### Work required
Exactly the lines from the one that holds "A hospital pharmacist is reviewing a regimen of ipraglutide" to the end of the data below: retype these and nothing else.
*** Data under study
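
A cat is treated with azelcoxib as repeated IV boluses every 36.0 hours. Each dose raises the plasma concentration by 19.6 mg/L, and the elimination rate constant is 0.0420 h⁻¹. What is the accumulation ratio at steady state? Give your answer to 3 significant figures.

Fraction remaining after one interval: e^(−kτ) = e^(−0.04200 × 36.0) = 0.2205
R = 1 / (1 − 0.2205) = 1 / 0.7795 ≈ 1.28

1.28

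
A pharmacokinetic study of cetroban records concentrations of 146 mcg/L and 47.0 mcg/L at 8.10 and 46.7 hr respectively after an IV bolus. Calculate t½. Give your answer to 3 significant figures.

k = ln(C₁/C₂) / (t₂ − t₁) = ln(146/47.0) / (46.7 − 8.10)
  = 1.133 / 38.60 = 0.02936 hr⁻¹
t½ = ln 2 / k = ln 2 / 0.02936 ≈ 23.6 hours

23.6 hours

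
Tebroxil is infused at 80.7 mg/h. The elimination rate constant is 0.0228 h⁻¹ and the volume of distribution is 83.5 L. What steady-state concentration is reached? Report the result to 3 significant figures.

CL = k · V = 0.0228 × 83.5 = 1.904 L/h
Css = rate / CL = 80.7 / 1.904 ≈ 42.4 mg/L

42.4 mg/L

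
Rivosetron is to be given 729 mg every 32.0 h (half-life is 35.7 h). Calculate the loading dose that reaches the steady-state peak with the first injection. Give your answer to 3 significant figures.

1580 mg

k = ln 2 / 35.7 = 0.01942 h⁻¹
Accumulation ratio R = 1 / (1 − e^(−kτ)) = 1 / (1 − e^(−0.01942×32.0)) = 1 / (1 − 0.5372) = 2.161
Loading dose = maintenance dose × R = 729 × 2.161 ≈ 1580 mg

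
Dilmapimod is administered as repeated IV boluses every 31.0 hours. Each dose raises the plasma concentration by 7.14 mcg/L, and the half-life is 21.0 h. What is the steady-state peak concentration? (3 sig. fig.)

11.1 mcg/L

k = ln 2 / 21.0 = 0.03301 h⁻¹
Fraction remaining after one interval: e^(−kτ) = e^(−0.03301 × 31.0) = 0.3594
R = 1 / (1 − 0.3594) = 1.561
Css,max = 7.14 × 1.561 ≈ 11.1 mcg/L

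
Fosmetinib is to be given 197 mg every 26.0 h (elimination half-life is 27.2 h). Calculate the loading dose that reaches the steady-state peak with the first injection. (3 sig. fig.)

k = ln 2 / 27.2 = 0.02548 h⁻¹
Accumulation ratio R = 1 / (1 − e^(−kτ)) = 1 / (1 − e^(−0.02548×26.0)) = 1 / (1 − 0.5155) = 2.064
Loading dose = maintenance dose × R = 197 × 2.064 ≈ 407 mg

407 mg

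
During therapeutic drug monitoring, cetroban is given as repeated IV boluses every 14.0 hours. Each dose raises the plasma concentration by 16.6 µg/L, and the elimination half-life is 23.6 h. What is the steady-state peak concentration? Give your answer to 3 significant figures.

49.2 µg/L

k = ln 2 / 23.6 = 0.02937 h⁻¹
Fraction remaining after one interval: e^(−kτ) = e^(−0.02937 × 14.0) = 0.6629
R = 1 / (1 − 0.6629) = 2.966
Css,max = 16.6 × 2.966 ≈ 49.2 µg/L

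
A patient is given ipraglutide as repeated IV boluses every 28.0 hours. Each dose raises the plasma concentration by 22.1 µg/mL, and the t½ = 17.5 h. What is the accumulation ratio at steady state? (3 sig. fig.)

1.49

k = ln 2 / 17.5 = 0.03961 h⁻¹
Fraction remaining after one interval: e^(−kτ) = e^(−0.03961 × 28.0) = 0.3299
R = 1 / (1 − 0.3299) = 1 / 0.6701 ≈ 1.49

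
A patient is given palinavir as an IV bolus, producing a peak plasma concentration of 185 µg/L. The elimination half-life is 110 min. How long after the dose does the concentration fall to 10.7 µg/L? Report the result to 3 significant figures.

452 minutes

k = ln 2 / 110 = 0.006301 min⁻¹
C(t) = C₀ e^(−kt)  ⇒  t = ln(C₀/C) / k
t = ln(185/10.7) / 0.006301 = 2.850 / 0.006301 ≈ 452 minutes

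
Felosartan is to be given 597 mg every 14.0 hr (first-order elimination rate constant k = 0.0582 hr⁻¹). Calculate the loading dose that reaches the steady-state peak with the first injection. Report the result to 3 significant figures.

1070 mg

Accumulation ratio R = 1 / (1 − e^(−kτ)) = 1 / (1 − e^(−0.05820×14.0)) = 1 / (1 − 0.4427) = 1.794
Loading dose = maintenance dose × R = 597 × 1.794 ≈ 1070 mg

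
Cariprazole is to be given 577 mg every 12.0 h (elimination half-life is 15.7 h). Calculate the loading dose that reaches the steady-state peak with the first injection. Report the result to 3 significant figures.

1400 mg

k = ln 2 / 15.7 = 0.04415 h⁻¹
Accumulation ratio R = 1 / (1 − e^(−kτ)) = 1 / (1 − e^(−0.04415×12.0)) = 1 / (1 − 0.5887) = 2.431
Loading dose = maintenance dose × R = 577 × 2.431 ≈ 1400 mg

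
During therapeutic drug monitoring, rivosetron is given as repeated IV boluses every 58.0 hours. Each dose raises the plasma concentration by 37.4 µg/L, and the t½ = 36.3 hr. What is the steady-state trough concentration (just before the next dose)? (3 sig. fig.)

18.5 µg/L

k = ln 2 / 36.3 = 0.01909 hr⁻¹
Fraction remaining after one interval: e^(−kτ) = e^(−0.01909 × 58.0) = 0.3304
R = 1 / (1 − 0.3304) = 1.493
Css,max = 37.4 × 1.493 = 55.85 µg/L
Css,min = Css,max × e^(−kτ) = 55.85 × 0.3304 ≈ 18.5 µg/L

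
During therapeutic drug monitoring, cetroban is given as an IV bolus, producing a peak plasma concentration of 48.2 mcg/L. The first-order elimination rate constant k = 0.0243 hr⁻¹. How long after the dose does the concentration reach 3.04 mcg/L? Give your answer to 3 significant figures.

114 hours

C(t) = C₀ e^(−kt)  ⇒  t = ln(C₀/C) / k
t = ln(48.2/3.04) / 0.02430 = 2.764 / 0.02430 ≈ 114 hours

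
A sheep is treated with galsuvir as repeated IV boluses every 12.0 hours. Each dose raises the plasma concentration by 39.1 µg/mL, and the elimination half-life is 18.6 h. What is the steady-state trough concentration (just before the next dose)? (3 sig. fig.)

69.3 µg/mL

k = ln 2 / 18.6 = 0.03727 h⁻¹
Fraction remaining after one interval: e^(−kτ) = e^(−0.03727 × 12.0) = 0.6394
R = 1 / (1 − 0.6394) = 2.773
Css,max = 39.1 × 2.773 = 108.4 µg/mL
Css,min = Css,max × e^(−kτ) = 108.4 × 0.6394 ≈ 69.3 µg/mL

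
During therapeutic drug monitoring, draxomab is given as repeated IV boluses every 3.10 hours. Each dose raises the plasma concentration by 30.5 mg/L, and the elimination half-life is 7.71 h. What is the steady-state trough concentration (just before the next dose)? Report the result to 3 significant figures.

94.9 mg/L

k = ln 2 / 7.71 = 0.08990 h⁻¹
Fraction remaining after one interval: e^(−kτ) = e^(−0.08990 × 3.10) = 0.7568
R = 1 / (1 − 0.7568) = 4.111
Css,max = 30.5 × 4.111 = 125.4 mg/L
Css,min = Css,max × e^(−kτ) = 125.4 × 0.7568 ≈ 94.9 mg/L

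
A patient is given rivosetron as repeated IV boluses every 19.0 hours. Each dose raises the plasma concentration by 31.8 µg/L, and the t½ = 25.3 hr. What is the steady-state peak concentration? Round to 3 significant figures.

78.4 µg/L

k = ln 2 / 25.3 = 0.02740 hr⁻¹
Fraction remaining after one interval: e^(−kτ) = e^(−0.02740 × 19.0) = 0.5942
R = 1 / (1 − 0.5942) = 2.464
Css,max = 31.8 × 2.464 ≈ 78.4 µg/L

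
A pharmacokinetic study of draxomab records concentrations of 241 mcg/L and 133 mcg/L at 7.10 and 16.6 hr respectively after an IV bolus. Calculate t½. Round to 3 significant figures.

k = ln(C₁/C₂) / (t₂ − t₁) = ln(241/133) / (16.6 − 7.10)
  = 0.5944 / 9.500 = 0.06257 hr⁻¹
t½ = ln 2 / k = ln 2 / 0.06257 ≈ 11.1 hours

11.1 hours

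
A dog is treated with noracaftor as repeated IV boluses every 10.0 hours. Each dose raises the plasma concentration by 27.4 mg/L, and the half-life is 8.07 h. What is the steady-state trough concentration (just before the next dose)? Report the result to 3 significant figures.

20.1 mg/L

k = ln 2 / 8.07 = 0.08589 h⁻¹
Fraction remaining after one interval: e^(−kτ) = e^(−0.08589 × 10.0) = 0.4236
R = 1 / (1 − 0.4236) = 1.735
Css,max = 27.4 × 1.735 = 47.54 mg/L
Css,min = Css,max × e^(−kτ) = 47.54 × 0.4236 ≈ 20.1 mg/L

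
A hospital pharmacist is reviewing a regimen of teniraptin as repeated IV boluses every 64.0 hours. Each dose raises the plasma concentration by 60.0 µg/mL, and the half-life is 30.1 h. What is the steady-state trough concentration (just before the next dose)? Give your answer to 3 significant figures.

17.8 µg/mL

k = ln 2 / 30.1 = 0.02303 h⁻¹
Fraction remaining after one interval: e^(−kτ) = e^(−0.02303 × 64.0) = 0.2291
R = 1 / (1 − 0.2291) = 1.297
Css,max = 60.0 × 1.297 = 77.83 µg/mL
Css,min = Css,max × e^(−kτ) = 77.83 × 0.2291 ≈ 17.8 µg/mL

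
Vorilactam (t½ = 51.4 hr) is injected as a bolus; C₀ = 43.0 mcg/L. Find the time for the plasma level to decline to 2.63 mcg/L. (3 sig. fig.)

k = ln 2 / 51.4 = 0.01349 hr⁻¹
C(t) = C₀ e^(−kt)  ⇒  t = ln(C₀/C) / k
t = ln(43.0/2.63) / 0.01349 = 2.794 / 0.01349 ≈ 207 hours

207 hours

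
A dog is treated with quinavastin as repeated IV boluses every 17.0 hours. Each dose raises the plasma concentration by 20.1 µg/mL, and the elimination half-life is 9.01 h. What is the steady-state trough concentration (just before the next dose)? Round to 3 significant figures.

k = ln 2 / 9.01 = 0.07693 h⁻¹
Fraction remaining after one interval: e^(−kτ) = e^(−0.07693 × 17.0) = 0.2704
R = 1 / (1 − 0.2704) = 1.371
Css,max = 20.1 × 1.371 = 27.55 µg/mL
Css,min = Css,max × e^(−kτ) = 27.55 × 0.2704 ≈ 7.45 µg/mL

7.45 µg/mL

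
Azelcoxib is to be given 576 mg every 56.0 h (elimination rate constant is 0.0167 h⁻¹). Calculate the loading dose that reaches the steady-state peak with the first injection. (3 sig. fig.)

Accumulation ratio R = 1 / (1 − e^(−kτ)) = 1 / (1 − e^(−0.01670×56.0)) = 1 / (1 − 0.3925) = 1.646
Loading dose = maintenance dose × R = 576 × 1.646 ≈ 948 mg

948 mg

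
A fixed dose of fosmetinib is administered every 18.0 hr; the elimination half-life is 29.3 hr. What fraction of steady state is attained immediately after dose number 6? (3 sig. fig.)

k = ln 2 / 29.3 = 0.02366 hr⁻¹
f_n = 1 − e^(−nkτ) = 1 − e^(−6 × 0.02366 × 18.0) = 1 − e^(−2.555) = 1 − 0.07770 ≈ 0.922

0.922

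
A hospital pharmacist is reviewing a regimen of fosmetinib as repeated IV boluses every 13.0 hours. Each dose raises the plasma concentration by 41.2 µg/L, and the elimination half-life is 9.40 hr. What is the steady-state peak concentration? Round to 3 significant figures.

k = ln 2 / 9.40 = 0.07374 hr⁻¹
Fraction remaining after one interval: e^(−kτ) = e^(−0.07374 × 13.0) = 0.3834
R = 1 / (1 − 0.3834) = 1.622
Css,max = 41.2 × 1.622 ≈ 66.8 µg/L

66.8 µg/L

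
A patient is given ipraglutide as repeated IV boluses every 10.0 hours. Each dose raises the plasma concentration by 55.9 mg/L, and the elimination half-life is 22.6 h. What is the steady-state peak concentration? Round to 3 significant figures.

212 mg/L

k = ln 2 / 22.6 = 0.03067 h⁻¹
Fraction remaining after one interval: e^(−kτ) = e^(−0.03067 × 10.0) = 0.7359
R = 1 / (1 − 0.7359) = 3.786
Css,max = 55.9 × 3.786 ≈ 212 mg/L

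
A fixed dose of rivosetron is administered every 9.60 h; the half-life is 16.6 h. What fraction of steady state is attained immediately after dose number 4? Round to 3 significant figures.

k = ln 2 / 16.6 = 0.04176 h⁻¹
f_n = 1 − e^(−nkτ) = 1 − e^(−4 × 0.04176 × 9.60) = 1 − e^(−1.603) = 1 − 0.2012 ≈ 0.799

0.799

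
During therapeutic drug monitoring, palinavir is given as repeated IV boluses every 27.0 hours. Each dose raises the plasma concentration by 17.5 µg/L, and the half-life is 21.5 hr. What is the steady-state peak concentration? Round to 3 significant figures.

30.1 µg/L

k = ln 2 / 21.5 = 0.03224 hr⁻¹
Fraction remaining after one interval: e^(−kτ) = e^(−0.03224 × 27.0) = 0.4188
R = 1 / (1 − 0.4188) = 1.720
Css,max = 17.5 × 1.720 ≈ 30.1 µg/L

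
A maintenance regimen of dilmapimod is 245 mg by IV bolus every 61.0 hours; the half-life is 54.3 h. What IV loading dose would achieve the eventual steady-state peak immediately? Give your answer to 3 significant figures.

453 mg

k = ln 2 / 54.3 = 0.01277 h⁻¹
Accumulation ratio R = 1 / (1 − e^(−kτ)) = 1 / (1 − e^(−0.01277×61.0)) = 1 / (1 − 0.4590) = 1.848
Loading dose = maintenance dose × R = 245 × 1.848 ≈ 453 mg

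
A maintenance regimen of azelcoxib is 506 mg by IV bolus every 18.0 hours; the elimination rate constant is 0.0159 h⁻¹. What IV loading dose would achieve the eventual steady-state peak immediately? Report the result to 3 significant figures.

2030 mg

Accumulation ratio R = 1 / (1 − e^(−kτ)) = 1 / (1 − e^(−0.01590×18.0)) = 1 / (1 − 0.7511) = 4.018
Loading dose = maintenance dose × R = 506 × 4.018 ≈ 2030 mg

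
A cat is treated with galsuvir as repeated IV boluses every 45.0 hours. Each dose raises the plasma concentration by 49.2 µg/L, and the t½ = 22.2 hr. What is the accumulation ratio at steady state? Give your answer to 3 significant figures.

k = ln 2 / 22.2 = 0.03122 hr⁻¹
Fraction remaining after one interval: e^(−kτ) = e^(−0.03122 × 45.0) = 0.2454
R = 1 / (1 − 0.2454) = 1 / 0.7546 ≈ 1.33

1.33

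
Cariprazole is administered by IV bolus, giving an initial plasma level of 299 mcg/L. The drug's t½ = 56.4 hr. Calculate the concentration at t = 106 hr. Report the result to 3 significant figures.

81.3 mcg/L

k = ln 2 / 56.4 = 0.01229 hr⁻¹
C(t) = C₀ e^(−kt) = 299 × e^(−0.01229 × 106) = 299 × e^(−1.303) = 299 × 0.2718 ≈ 81.3 mcg/L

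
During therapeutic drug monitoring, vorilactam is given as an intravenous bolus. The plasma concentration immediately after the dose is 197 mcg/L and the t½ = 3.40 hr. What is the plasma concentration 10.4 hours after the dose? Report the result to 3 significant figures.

k = ln 2 / 3.40 = 0.2039 hr⁻¹
C(t) = C₀ e^(−kt) = 197 × e^(−0.2039 × 10.4) = 197 × e^(−2.120) = 197 × 0.1200 ≈ 23.6 mcg/L

23.6 mcg/L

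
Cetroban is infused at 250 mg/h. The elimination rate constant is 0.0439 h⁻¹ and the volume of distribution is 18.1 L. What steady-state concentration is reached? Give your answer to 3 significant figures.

CL = k · V = 0.0439 × 18.1 = 0.7946 L/h
Css = rate / CL = 250 / 0.7946 ≈ 315 µg/mL

315 µg/mL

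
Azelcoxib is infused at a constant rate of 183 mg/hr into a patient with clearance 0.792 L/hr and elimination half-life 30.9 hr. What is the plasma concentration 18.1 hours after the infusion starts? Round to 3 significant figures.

77.1 µg/mL

Css = rate / CL = 183 / 0.792 = 231.1 µg/mL
k = ln 2 / 30.9 = 0.02243 hr⁻¹
C(t) = Css (1 − e^(−kt)) = 231.1 × (1 − e^(−0.4060)) = 231.1 × 0.3337 ≈ 77.1 µg/mL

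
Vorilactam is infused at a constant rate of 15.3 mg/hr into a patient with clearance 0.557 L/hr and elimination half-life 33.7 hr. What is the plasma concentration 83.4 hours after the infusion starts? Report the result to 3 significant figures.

22.5 mg/L

Css = rate / CL = 15.3 / 0.557 = 27.47 mg/L
k = ln 2 / 33.7 = 0.02057 hr⁻¹
C(t) = Css (1 − e^(−kt)) = 27.47 × (1 − e^(−1.715)) = 27.47 × 0.8201 ≈ 22.5 mg/L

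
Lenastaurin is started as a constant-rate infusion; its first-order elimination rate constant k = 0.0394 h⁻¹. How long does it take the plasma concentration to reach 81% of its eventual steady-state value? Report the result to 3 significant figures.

f = 1 − e^(−kt)  ⇒  t = −ln(1 − f) / k
t = −ln(1 − 0.81) / 0.03940 = 1.661 / 0.03940 ≈ 42.2 hours

42.2 hours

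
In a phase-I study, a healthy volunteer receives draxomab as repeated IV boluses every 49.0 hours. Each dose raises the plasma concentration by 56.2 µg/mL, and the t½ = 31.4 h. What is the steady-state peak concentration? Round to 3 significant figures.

85.0 µg/mL

k = ln 2 / 31.4 = 0.02207 h⁻¹
Fraction remaining after one interval: e^(−kτ) = e^(−0.02207 × 49.0) = 0.3390
R = 1 / (1 − 0.3390) = 1.513
Css,max = 56.2 × 1.513 ≈ 85.0 µg/mL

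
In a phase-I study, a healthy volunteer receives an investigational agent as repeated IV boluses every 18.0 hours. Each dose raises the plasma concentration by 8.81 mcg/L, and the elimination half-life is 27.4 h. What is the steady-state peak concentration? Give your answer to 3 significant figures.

24.1 mcg/L

k = ln 2 / 27.4 = 0.02530 h⁻¹
Fraction remaining after one interval: e^(−kτ) = e^(−0.02530 × 18.0) = 0.6342
R = 1 / (1 − 0.6342) = 2.734
Css,max = 8.81 × 2.734 ≈ 24.1 mcg/L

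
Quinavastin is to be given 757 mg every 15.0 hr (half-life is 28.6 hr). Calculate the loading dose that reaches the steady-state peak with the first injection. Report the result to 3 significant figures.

2480 mg

k = ln 2 / 28.6 = 0.02424 hr⁻¹
Accumulation ratio R = 1 / (1 − e^(−kτ)) = 1 / (1 − e^(−0.02424×15.0)) = 1 / (1 − 0.6952) = 3.281
Loading dose = maintenance dose × R = 757 × 3.281 ≈ 2480 mg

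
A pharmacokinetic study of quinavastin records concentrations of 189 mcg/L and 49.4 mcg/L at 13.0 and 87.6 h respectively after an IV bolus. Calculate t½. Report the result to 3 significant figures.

38.5 hours

k = ln(C₁/C₂) / (t₂ − t₁) = ln(189/49.4) / (87.6 − 13.0)
  = 1.342 / 74.60 = 0.01799 h⁻¹
t½ = ln 2 / k = ln 2 / 0.01799 ≈ 38.5 hours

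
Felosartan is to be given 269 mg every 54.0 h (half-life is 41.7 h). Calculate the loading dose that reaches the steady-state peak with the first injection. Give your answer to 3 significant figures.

k = ln 2 / 41.7 = 0.01662 h⁻¹
Accumulation ratio R = 1 / (1 − e^(−kτ)) = 1 / (1 − e^(−0.01662×54.0)) = 1 / (1 − 0.4075) = 1.688
Loading dose = maintenance dose × R = 269 × 1.688 ≈ 454 mg

454 mg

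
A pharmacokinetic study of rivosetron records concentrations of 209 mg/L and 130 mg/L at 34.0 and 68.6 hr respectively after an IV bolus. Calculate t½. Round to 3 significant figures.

50.5 hours

k = ln(C₁/C₂) / (t₂ − t₁) = ln(209/130) / (68.6 − 34.0)
  = 0.4748 / 34.60 = 0.01372 hr⁻¹
t½ = ln 2 / k = ln 2 / 0.01372 ≈ 50.5 hours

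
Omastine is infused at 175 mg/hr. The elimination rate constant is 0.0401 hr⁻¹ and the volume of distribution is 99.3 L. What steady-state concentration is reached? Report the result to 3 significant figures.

43.9 µg/mL

CL = k · V = 0.0401 × 99.3 = 3.982 L/hr
Css = rate / CL = 175 / 3.982 ≈ 43.9 µg/mL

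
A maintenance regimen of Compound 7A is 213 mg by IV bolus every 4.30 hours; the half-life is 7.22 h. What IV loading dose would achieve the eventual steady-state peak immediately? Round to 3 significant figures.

k = ln 2 / 7.22 = 0.09600 h⁻¹
Accumulation ratio R = 1 / (1 − e^(−kτ)) = 1 / (1 − e^(−0.09600×4.30)) = 1 / (1 − 0.6618) = 2.957
Loading dose = maintenance dose × R = 213 × 2.957 ≈ 630 mg

630 mg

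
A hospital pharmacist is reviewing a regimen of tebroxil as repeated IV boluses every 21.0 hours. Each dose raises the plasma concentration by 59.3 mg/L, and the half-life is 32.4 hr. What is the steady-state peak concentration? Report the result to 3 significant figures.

k = ln 2 / 32.4 = 0.02139 hr⁻¹
Fraction remaining after one interval: e^(−kτ) = e^(−0.02139 × 21.0) = 0.6381
R = 1 / (1 − 0.6381) = 2.763
Css,max = 59.3 × 2.763 ≈ 164 mg/L

164 mg/L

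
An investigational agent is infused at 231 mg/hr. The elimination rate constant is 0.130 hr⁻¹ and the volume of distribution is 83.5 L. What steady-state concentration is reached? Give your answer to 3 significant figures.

CL = k · V = 0.130 × 83.5 = 10.86 L/hr
Css = rate / CL = 231 / 10.86 ≈ 21.3 mg/L

21.3 mg/L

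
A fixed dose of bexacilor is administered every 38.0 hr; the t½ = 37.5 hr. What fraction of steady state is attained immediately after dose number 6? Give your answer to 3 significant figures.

k = ln 2 / 37.5 = 0.01848 hr⁻¹
f_n = 1 − e^(−nkτ) = 1 − e^(−6 × 0.01848 × 38.0) = 1 − e^(−4.214) = 1 − 0.01478 ≈ 0.985

0.985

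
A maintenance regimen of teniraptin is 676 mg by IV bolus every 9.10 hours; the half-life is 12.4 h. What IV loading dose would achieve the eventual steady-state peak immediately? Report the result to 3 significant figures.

1700 mg

k = ln 2 / 12.4 = 0.05590 h⁻¹
Accumulation ratio R = 1 / (1 − e^(−kτ)) = 1 / (1 − e^(−0.05590×9.10)) = 1 / (1 − 0.6013) = 2.508
Loading dose = maintenance dose × R = 676 × 2.508 ≈ 1700 mg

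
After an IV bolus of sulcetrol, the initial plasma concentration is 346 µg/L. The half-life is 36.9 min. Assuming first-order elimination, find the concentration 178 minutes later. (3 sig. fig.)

12.2 µg/L

k = ln 2 / 36.9 = 0.01878 min⁻¹
C(t) = C₀ e^(−kt) = 346 × e^(−0.01878 × 178) = 346 × e^(−3.344) = 346 × 0.03531 ≈ 12.2 µg/L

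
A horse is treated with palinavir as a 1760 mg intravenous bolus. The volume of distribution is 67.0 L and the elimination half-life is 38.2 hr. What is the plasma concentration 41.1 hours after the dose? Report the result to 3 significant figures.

C₀ = dose / V = 1760 / 67.0 = 26.27 mg/L
k = ln 2 / 38.2 = 0.01815 hr⁻¹
C(t) = C₀ e^(−kt) = 26.27 × e^(−0.01815 × 41.1) = 26.27 × e^(−0.7458) = 26.27 × 0.4744 ≈ 12.5 mg/L

12.5 mg/L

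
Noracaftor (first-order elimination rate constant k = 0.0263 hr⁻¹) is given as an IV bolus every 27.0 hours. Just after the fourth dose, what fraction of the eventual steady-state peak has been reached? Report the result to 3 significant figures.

f_n = 1 − e^(−nkτ) = 1 − e^(−4 × 0.02630 × 27.0) = 1 − e^(−2.840) = 1 − 0.05840 ≈ 0.942

0.942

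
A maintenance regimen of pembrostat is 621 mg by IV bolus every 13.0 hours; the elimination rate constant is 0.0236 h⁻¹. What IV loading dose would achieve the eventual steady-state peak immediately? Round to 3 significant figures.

Accumulation ratio R = 1 / (1 − e^(−kτ)) = 1 / (1 − e^(−0.02360×13.0)) = 1 / (1 − 0.7358) = 3.785
Loading dose = maintenance dose × R = 621 × 3.785 ≈ 2350 mg

2350 mg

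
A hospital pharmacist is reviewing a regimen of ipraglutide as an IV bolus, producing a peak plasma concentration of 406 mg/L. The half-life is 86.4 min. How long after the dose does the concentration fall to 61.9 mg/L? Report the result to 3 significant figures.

234 minutes

k = ln 2 / 86.4 = 0.008023 min⁻¹
C(t) = C₀ e^(−kt)  ⇒  t = ln(C₀/C) / k
t = ln(406/61.9) / 0.008023 = 1.881 / 0.008023 ≈ 234 minutes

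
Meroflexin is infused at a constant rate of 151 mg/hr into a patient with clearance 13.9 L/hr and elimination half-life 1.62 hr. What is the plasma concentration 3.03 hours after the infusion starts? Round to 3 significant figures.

7.89 µg/mL

Css = rate / CL = 151 / 13.9 = 10.86 µg/mL
k = ln 2 / 1.62 = 0.4279 hr⁻¹
C(t) = Css (1 − e^(−kt)) = 10.86 × (1 − e^(−1.296)) = 10.86 × 0.7265 ≈ 7.89 µg/mL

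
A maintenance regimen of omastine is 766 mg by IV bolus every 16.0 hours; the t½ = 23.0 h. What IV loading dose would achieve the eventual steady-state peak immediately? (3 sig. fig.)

k = ln 2 / 23.0 = 0.03014 h⁻¹
Accumulation ratio R = 1 / (1 − e^(−kτ)) = 1 / (1 − e^(−0.03014×16.0)) = 1 / (1 − 0.6174) = 2.614
Loading dose = maintenance dose × R = 766 × 2.614 ≈ 2000 mg

2000 mg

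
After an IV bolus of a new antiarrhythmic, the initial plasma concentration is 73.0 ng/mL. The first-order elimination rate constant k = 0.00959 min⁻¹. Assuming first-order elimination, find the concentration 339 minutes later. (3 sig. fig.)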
******
### Worked solution
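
A hospital pharmacist is reviewing a regimen of ipraglutide as an IV bolus, producing a peak plasma concentration of 406 mg/L. The half-life is 86.4 min. How long after the dose does the concentration fall to 61.9 mg/L? Report the result to 3 significant figures.

234 minutes

k = ln 2 / 86.4 = 0.008023 min⁻¹
C(t) = C₀ e^(−kt)  ⇒  t = ln(C₀/C) / k
t = ln(406/61.9) / 0.008023 = 1.881 / 0.008023 ≈ 234 minutes

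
Meroflexin is infused at a constant rate of 151 mg/hr into a patient with clearance 13.9 L/hr and elimination half-life 1.62 hr. What is the plasma concentration 3.03 hours after the infusion starts? Round to 3 significant figures.

7.89 µg/mL

Css = rate / CL = 151 / 13.9 = 10.86 µg/mL
k = ln 2 / 1.62 = 0.4279 hr⁻¹
C(t) = Css (1 − e^(−kt)) = 10.86 × (1 − e^(−1.296)) = 10.86 × 0.7265 ≈ 7.89 µg/mL

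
A maintenance regimen of omastine is 766 mg by IV bolus every 16.0 hours; the t½ = 23.0 h. What IV loading dose would achieve the eventual steady-state peak immediately? (3 sig. fig.)

k = ln 2 / 23.0 = 0.03014 h⁻¹
Accumulation ratio R = 1 / (1 − e^(−kτ)) = 1 / (1 − e^(−0.03014×16.0)) = 1 / (1 − 0.6174) = 2.614
Loading dose = maintenance dose × R = 766 × 2.614 ≈ 2000 mg

2000 mg

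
After an IV bolus of a new antiarrhythmic, the initial plasma concentration is 73.0 ng/mL. The first-order elimination rate constant k = 0.00959 min⁻¹. Assuming first-order elimination, find the concentration 339 minutes later. (3 sig. fig.)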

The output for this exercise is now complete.